◆ YOUR ASSIGNMENT
Go through the data below. Pull out every line that has the word "activities".

◆ INPUT DATA

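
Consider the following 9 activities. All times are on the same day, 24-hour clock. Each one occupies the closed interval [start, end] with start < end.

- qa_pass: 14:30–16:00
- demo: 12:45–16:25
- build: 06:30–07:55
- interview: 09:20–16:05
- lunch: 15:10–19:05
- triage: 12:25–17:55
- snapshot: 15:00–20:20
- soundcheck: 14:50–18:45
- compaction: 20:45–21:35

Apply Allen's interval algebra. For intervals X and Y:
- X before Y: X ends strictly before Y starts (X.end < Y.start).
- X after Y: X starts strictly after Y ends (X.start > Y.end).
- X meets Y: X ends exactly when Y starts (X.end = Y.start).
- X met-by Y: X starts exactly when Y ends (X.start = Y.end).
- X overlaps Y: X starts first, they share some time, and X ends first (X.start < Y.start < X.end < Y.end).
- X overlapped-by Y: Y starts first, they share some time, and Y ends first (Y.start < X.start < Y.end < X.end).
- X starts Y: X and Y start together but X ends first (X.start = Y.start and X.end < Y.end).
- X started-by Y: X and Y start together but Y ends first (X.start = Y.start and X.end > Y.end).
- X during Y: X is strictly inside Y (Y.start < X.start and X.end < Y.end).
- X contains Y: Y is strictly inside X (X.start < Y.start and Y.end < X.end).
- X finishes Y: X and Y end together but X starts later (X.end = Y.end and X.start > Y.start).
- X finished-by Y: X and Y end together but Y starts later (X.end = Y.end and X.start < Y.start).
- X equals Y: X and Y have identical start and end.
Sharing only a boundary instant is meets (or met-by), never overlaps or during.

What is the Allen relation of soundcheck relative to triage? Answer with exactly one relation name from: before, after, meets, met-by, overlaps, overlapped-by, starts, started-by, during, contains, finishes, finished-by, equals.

soundcheck = [14:50, 18:45]; triage = [12:25, 17:55].
Compare endpoints: soundcheck.start > triage.start, soundcheck.start < triage.end, soundcheck.end > triage.start, soundcheck.end > triage.end.
That pattern is 'overlapped-by'.

overlapped-by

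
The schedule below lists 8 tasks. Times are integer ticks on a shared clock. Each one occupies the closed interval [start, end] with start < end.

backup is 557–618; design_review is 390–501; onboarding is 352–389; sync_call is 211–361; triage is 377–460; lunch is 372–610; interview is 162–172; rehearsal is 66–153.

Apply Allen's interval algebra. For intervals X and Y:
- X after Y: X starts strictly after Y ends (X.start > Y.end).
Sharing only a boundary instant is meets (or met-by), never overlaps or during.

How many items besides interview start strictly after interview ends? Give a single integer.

6

Target interview = [162, 172].
backup [557, 618] → after → counts.
design_review [390, 501] → after → counts.
lunch [372, 610] → after → counts.
onboarding [352, 389] → after → counts.
rehearsal [66, 153] → before → no.
sync_call [211, 361] → after → counts.
triage [377, 460] → after → counts.
Total: 6.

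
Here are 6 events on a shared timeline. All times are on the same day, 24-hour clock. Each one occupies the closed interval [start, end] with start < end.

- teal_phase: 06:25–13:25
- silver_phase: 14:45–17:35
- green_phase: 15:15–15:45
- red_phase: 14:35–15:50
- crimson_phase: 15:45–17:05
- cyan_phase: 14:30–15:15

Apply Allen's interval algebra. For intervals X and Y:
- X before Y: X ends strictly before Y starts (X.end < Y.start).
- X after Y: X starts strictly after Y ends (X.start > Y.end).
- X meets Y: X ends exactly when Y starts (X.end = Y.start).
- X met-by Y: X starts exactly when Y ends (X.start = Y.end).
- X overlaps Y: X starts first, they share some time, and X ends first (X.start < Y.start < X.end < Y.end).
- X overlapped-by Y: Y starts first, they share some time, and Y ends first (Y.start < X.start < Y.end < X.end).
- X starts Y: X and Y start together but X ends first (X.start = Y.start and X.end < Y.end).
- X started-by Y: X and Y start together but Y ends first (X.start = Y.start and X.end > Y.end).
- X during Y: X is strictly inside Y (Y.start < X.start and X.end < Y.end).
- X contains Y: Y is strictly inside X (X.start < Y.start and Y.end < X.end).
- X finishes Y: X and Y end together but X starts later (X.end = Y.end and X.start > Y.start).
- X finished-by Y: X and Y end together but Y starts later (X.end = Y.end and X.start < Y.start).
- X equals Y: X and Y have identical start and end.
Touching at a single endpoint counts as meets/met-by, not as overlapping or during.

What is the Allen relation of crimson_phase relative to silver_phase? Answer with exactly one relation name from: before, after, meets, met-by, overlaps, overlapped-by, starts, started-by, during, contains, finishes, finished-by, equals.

crimson_phase = [15:45, 17:05]; silver_phase = [14:45, 17:35].
Compare endpoints: crimson_phase.start > silver_phase.start, crimson_phase.start < silver_phase.end, crimson_phase.end > silver_phase.start, crimson_phase.end < silver_phase.end.
That pattern is 'during'.

during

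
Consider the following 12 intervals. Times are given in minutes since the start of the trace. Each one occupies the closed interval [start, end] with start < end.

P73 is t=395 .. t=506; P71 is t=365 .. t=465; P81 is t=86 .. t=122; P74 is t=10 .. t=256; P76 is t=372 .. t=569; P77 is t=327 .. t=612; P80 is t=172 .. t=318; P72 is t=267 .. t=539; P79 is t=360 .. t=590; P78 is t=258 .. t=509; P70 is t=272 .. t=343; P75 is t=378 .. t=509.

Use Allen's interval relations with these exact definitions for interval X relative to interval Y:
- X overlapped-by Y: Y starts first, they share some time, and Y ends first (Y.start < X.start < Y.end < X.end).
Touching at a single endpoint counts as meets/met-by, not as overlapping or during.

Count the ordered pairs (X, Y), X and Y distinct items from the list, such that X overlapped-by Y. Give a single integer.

15

Checking all 132 ordered pairs for relation 'overlapped-by'; matching pairs in alphabetical order:
(P70, P80): P70 overlapped-by P80 ✓
(P72, P78): P72 overlapped-by P78 ✓
(P72, P80): P72 overlapped-by P80 ✓
(P73, P71): P73 overlapped-by P71 ✓
(P75, P71): P75 overlapped-by P71 ✓
(P76, P71): P76 overlapped-by P71 ✓
(P76, P72): P76 overlapped-by P72 ✓
(P76, P78): P76 overlapped-by P78 ✓
(P77, P70): P77 overlapped-by P70 ✓
(P77, P72): P77 overlapped-by P72 ✓
(P77, P78): P77 overlapped-by P78 ✓
(P78, P80): P78 overlapped-by P80 ✓
(P79, P72): P79 overlapped-by P72 ✓
(P79, P78): P79 overlapped-by P78 ✓
(P80, P74): P80 overlapped-by P74 ✓
Count: 15.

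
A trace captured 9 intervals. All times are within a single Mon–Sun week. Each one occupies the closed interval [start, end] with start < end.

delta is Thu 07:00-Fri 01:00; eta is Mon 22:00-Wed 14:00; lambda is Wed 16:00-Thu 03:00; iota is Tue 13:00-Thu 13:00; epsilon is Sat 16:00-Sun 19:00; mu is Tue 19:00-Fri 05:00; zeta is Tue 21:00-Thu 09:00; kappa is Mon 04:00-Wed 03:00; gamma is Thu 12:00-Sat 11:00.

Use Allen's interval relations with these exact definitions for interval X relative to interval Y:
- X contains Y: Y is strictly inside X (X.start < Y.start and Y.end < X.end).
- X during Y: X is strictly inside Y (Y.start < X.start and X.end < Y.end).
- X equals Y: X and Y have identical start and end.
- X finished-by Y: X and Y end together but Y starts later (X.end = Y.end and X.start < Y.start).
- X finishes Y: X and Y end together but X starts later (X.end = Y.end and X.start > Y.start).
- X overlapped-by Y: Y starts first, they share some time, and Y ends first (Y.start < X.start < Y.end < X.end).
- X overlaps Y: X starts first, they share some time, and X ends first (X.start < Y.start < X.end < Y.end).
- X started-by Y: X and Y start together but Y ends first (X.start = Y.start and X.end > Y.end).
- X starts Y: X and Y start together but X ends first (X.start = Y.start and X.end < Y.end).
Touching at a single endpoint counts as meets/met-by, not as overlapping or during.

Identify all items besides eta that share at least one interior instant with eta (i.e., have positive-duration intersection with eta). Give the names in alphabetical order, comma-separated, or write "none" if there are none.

iota, kappa, mu, zeta

Target eta = [Mon 22:00, Wed 14:00].
delta [Thu 07:00, Fri 01:00] → after → no.
epsilon [Sat 16:00, Sun 19:00] → after → no.
gamma [Thu 12:00, Sat 11:00] → after → no.
iota [Tue 13:00, Thu 13:00] → overlapped-by → yes.
kappa [Mon 04:00, Wed 03:00] → overlaps → yes.
lambda [Wed 16:00, Thu 03:00] → after → no.
mu [Tue 19:00, Fri 05:00] → overlapped-by → yes.
zeta [Tue 21:00, Thu 09:00] → overlapped-by → yes.
Result: iota, kappa, mu, zeta.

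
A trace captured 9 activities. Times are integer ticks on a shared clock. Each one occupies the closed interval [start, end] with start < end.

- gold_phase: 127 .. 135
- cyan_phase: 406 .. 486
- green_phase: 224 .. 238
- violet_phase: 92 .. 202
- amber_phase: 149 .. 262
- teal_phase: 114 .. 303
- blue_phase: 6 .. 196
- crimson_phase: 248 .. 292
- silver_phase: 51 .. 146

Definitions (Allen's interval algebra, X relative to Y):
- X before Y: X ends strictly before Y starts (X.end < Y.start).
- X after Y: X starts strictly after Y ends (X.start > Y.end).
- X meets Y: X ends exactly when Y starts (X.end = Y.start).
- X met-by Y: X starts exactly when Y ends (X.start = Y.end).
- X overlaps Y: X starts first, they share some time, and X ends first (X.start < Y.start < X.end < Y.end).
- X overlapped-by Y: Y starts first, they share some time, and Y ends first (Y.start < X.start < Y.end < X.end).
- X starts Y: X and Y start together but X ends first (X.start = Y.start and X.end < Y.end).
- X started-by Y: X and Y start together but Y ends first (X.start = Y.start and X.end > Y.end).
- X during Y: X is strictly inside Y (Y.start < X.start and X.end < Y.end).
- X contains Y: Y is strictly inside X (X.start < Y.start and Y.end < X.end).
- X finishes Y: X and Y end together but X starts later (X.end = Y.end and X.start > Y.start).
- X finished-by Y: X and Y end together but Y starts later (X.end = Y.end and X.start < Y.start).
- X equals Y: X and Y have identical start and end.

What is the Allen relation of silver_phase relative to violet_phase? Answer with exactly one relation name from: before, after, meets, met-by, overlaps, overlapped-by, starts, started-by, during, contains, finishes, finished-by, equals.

overlaps

silver_phase = [51, 146]; violet_phase = [92, 202].
Compare endpoints: silver_phase.start < violet_phase.start, silver_phase.start < violet_phase.end, silver_phase.end > violet_phase.start, silver_phase.end < violet_phase.end.
That pattern is 'overlaps'.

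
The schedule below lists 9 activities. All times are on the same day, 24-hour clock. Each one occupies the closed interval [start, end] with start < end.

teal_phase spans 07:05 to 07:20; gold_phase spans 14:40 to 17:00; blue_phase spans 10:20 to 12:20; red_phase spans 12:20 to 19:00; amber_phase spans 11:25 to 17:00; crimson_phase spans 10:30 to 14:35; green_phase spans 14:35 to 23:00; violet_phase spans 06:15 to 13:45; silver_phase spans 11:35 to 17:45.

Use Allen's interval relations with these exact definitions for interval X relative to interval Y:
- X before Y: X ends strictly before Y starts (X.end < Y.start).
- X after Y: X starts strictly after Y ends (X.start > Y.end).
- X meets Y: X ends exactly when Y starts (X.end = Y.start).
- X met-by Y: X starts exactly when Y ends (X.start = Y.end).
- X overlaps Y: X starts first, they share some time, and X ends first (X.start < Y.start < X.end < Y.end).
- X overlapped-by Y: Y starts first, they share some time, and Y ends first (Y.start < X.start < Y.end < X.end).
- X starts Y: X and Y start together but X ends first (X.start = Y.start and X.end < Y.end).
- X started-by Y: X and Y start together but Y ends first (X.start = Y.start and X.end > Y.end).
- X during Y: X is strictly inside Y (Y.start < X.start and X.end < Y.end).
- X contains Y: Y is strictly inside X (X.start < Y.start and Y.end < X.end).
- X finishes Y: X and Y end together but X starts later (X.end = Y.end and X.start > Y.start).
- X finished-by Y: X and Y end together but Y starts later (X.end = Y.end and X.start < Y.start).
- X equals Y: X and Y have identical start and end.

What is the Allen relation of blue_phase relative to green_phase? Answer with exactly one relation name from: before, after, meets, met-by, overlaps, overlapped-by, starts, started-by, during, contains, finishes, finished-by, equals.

blue_phase = [10:20, 12:20]; green_phase = [14:35, 23:00].
Compare endpoints: blue_phase.start < green_phase.start, blue_phase.start < green_phase.end, blue_phase.end < green_phase.start, blue_phase.end < green_phase.end.
That pattern is 'before'.

before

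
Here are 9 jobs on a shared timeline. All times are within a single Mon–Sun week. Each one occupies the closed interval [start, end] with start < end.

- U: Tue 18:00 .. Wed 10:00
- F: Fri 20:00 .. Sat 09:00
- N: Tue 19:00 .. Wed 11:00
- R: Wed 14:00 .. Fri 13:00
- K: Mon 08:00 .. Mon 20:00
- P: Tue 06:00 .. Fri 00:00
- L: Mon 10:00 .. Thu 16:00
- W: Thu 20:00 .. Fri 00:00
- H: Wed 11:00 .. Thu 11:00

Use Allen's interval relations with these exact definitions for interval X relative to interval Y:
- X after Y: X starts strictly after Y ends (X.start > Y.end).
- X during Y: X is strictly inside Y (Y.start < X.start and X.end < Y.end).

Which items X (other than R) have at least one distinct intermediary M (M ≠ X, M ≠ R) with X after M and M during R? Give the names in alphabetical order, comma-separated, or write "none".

Target R = [Wed 14:00, Fri 13:00].
Intermediaries M with M during R: W.
Via W — items with X after W: F.
Union: F.

F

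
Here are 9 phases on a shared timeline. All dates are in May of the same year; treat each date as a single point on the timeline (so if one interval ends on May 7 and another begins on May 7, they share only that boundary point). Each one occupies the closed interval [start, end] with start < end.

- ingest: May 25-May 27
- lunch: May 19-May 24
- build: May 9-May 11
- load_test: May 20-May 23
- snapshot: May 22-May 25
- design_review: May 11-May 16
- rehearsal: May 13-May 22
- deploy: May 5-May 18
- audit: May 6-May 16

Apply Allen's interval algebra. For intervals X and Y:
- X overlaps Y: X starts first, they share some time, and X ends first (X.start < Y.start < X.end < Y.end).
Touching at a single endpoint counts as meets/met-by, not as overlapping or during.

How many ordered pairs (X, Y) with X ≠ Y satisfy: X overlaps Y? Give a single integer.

7

Checking all 72 ordered pairs for relation 'overlaps'; matching pairs in alphabetical order:
(audit, rehearsal): audit overlaps rehearsal ✓
(deploy, rehearsal): deploy overlaps rehearsal ✓
(design_review, rehearsal): design_review overlaps rehearsal ✓
(load_test, snapshot): load_test overlaps snapshot ✓
(lunch, snapshot): lunch overlaps snapshot ✓
(rehearsal, load_test): rehearsal overlaps load_test ✓
(rehearsal, lunch): rehearsal overlaps lunch ✓
Count: 7.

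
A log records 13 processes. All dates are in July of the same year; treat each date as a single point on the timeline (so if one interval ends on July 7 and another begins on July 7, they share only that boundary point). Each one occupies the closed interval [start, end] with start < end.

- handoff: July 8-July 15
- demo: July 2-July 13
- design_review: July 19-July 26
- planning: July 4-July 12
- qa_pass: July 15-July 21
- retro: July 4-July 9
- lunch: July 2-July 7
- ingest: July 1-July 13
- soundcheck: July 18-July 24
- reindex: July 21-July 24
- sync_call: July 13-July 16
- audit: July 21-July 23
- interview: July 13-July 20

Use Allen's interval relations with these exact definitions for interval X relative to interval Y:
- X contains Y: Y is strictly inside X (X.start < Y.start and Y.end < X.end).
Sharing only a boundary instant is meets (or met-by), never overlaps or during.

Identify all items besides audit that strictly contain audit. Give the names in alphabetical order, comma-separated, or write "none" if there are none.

design_review, soundcheck

Target audit = [July 21, July 23].
demo [July 2, July 13] → before → no.
design_review [July 19, July 26] → contains → yes.
handoff [July 8, July 15] → before → no.
ingest [July 1, July 13] → before → no.
interview [July 13, July 20] → before → no.
lunch [July 2, July 7] → before → no.
planning [July 4, July 12] → before → no.
qa_pass [July 15, July 21] → meets → no.
reindex [July 21, July 24] → started-by → no.
retro [July 4, July 9] → before → no.
soundcheck [July 18, July 24] → contains → yes.
sync_call [July 13, July 16] → before → no.
Result: design_review, soundcheck.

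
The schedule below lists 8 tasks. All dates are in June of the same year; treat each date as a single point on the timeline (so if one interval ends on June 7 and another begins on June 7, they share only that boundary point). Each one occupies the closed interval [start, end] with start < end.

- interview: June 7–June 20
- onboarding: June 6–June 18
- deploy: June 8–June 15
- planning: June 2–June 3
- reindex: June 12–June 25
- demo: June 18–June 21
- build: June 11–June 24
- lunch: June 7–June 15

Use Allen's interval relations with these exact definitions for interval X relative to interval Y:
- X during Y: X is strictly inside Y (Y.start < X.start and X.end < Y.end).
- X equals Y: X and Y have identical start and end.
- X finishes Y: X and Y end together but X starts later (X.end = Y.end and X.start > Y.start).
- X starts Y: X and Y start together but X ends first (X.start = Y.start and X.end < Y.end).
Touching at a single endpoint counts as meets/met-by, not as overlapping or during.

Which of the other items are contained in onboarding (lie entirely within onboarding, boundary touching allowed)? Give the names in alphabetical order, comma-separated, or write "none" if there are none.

Target onboarding = [June 6, June 18].
build [June 11, June 24] → overlapped-by → no.
demo [June 18, June 21] → met-by → no.
deploy [June 8, June 15] → during → yes.
interview [June 7, June 20] → overlapped-by → no.
lunch [June 7, June 15] → during → yes.
planning [June 2, June 3] → before → no.
reindex [June 12, June 25] → overlapped-by → no.
Result: deploy, lunch.

deploy, lunch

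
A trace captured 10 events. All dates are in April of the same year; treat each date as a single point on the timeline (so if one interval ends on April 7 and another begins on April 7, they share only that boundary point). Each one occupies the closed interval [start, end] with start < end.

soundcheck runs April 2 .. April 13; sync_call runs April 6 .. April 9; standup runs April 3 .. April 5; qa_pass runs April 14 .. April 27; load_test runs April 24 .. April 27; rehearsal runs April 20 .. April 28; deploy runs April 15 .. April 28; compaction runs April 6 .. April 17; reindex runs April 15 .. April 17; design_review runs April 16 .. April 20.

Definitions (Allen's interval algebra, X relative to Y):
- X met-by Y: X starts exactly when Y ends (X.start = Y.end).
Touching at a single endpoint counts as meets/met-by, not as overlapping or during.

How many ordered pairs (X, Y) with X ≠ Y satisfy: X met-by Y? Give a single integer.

1

Checking all 90 ordered pairs for relation 'met-by'; matching pairs in alphabetical order:
(rehearsal, design_review): rehearsal met-by design_review ✓
Count: 1.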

◆ EXERCISE ANSWER
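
Consider the following 9 activities. All times are on the same day, 24-hour clock. Each one occupies the closed interval [start, end] with start < end.
A trace captured 9 activities. Times are integer ticks on a shared clock. Each one occupies the closed interval [start, end] with start < end.
The schedule below lists 9 activities. All times are on the same day, 24-hour clock. Each one occupies the closed interval [start, end] with start < end.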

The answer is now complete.